Stored items from a collection:
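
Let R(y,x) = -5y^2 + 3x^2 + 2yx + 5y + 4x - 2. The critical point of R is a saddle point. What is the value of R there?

-173/64

∂R/∂y = -10y + 2x + 5 = 0 and ∂R/∂x = 2y + 6x + 4 = 0, so (y, x) = (11/32, -25/32).
The Hessian has R_{yy} = -10, R_{xx} = 6, R_{yx} = 2, giving D = -64 < 0, so the point is a saddle point.
R(11/32, -25/32) = -173/64.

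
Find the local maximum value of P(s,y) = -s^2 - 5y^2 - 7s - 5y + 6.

39/2

∂P/∂s = -2s - 7 = 0 and ∂P/∂y = -10y - 5 = 0, so (s, y) = (-7/2, -1/2).
The Hessian has P_{ss} = -2, P_{yy} = -10, P_{sy} = 0, giving D = 20 > 0 with P_{ss} < 0, so the point is a local maximum.
P(-7/2, -1/2) = 39/2.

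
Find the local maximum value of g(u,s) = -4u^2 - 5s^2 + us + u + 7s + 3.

445/79

∂g/∂u = -8u + s + 1 = 0 and ∂g/∂s = u - 10s + 7 = 0, so (u, s) = (17/79, 57/79).
The Hessian has g_{uu} = -8, g_{ss} = -10, g_{us} = 1, giving D = 79 > 0 with g_{uu} < 0, so the point is a local maximum.
g(17/79, 57/79) = 445/79.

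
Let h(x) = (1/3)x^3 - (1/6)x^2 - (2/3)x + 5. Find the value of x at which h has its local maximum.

-2/3

h'(x) = x^2 - (1/3)x - 2/3. Setting h'(x) = 0 gives x ∈ {-2/3, 1}.
h''(x) = 2x - 1/3. h''(-2/3) = -5/3 < 0 ⇒ local maximum; h''(1) = 5/3 > 0 ⇒ local minimum.
The local maximum is h(-2/3) = 427/81.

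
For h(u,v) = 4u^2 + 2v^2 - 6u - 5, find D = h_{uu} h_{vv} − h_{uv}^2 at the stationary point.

∂h/∂u = 8u - 6 = 0 and ∂h/∂v = 4v = 0, so (u, v) = (3/4, 0).
The Hessian has h_{uu} = 8, h_{vv} = 4, h_{uv} = 0, giving D = 32 > 0 with h_{uu} > 0, so the point is a local minimum.
D = (8)·(4) − (0)^2 = 32.

32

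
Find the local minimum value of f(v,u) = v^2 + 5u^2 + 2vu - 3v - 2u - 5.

-117/16

∂f/∂v = 2v + 2u - 3 = 0 and ∂f/∂u = 2v + 10u - 2 = 0, so (v, u) = (13/8, -1/8).
The Hessian has f_{vv} = 2, f_{uu} = 10, f_{vu} = 2, giving D = 16 > 0 with f_{vv} > 0, so the point is a local minimum.
f(13/8, -1/8) = -117/16.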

Directions for this task: Your answer must be an exact transcription of every record above.

Result:
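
Let R(y,x) = -5y^2 + 3x^2 + 2yx + 5y + 4x - 2. The critical point of R is a saddle point. What is the value of R there?

-173/64

∂R/∂y = -10y + 2x + 5 = 0 and ∂R/∂x = 2y + 6x + 4 = 0, so (y, x) = (11/32, -25/32).
The Hessian has R_{yy} = -10, R_{xx} = 6, R_{yx} = 2, giving D = -64 < 0, so the point is a saddle point.
R(11/32, -25/32) = -173/64.

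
Find the local maximum value of P(s,y) = -s^2 - 5y^2 - 7s - 5y + 6.

39/2

∂P/∂s = -2s - 7 = 0 and ∂P/∂y = -10y - 5 = 0, so (s, y) = (-7/2, -1/2).
The Hessian has P_{ss} = -2, P_{yy} = -10, P_{sy} = 0, giving D = 20 > 0 with P_{ss} < 0, so the point is a local maximum.
P(-7/2, -1/2) = 39/2.

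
Find the local maximum value of g(u,s) = -4u^2 - 5s^2 + us + u + 7s + 3.

445/79

∂g/∂u = -8u + s + 1 = 0 and ∂g/∂s = u - 10s + 7 = 0, so (u, s) = (17/79, 57/79).
The Hessian has g_{uu} = -8, g_{ss} = -10, g_{us} = 1, giving D = 79 > 0 with g_{uu} < 0, so the point is a local maximum.
g(17/79, 57/79) = 445/79.

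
Let h(x) = (1/3)x^3 - (1/6)x^2 - (2/3)x + 5. Find the value of x at which h has its local maximum.

-2/3

h'(x) = x^2 - (1/3)x - 2/3. Setting h'(x) = 0 gives x ∈ {-2/3, 1}.
h''(x) = 2x - 1/3. h''(-2/3) = -5/3 < 0 ⇒ local maximum; h''(1) = 5/3 > 0 ⇒ local minimum.
The local maximum is h(-2/3) = 427/81.

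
For h(u,v) = 4u^2 + 2v^2 - 6u - 5, find D = h_{uu} h_{vv} − h_{uv}^2 at the stationary point.

∂h/∂u = 8u - 6 = 0 and ∂h/∂v = 4v = 0, so (u, v) = (3/4, 0).
The Hessian has h_{uu} = 8, h_{vv} = 4, h_{uv} = 0, giving D = 32 > 0 with h_{uu} > 0, so the point is a local minimum.
D = (8)·(4) − (0)^2 = 32.

32

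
Find the local minimum value of f(v,u) = v^2 + 5u^2 + 2vu - 3v - 2u - 5.

-117/16

∂f/∂v = 2v + 2u - 3 = 0 and ∂f/∂u = 2v + 10u - 2 = 0, so (v, u) = (13/8, -1/8).
The Hessian has f_{vv} = 2, f_{uu} = 10, f_{vu} = 2, giving D = 16 > 0 with f_{vv} > 0, so the point is a local minimum.
f(13/8, -1/8) = -117/16.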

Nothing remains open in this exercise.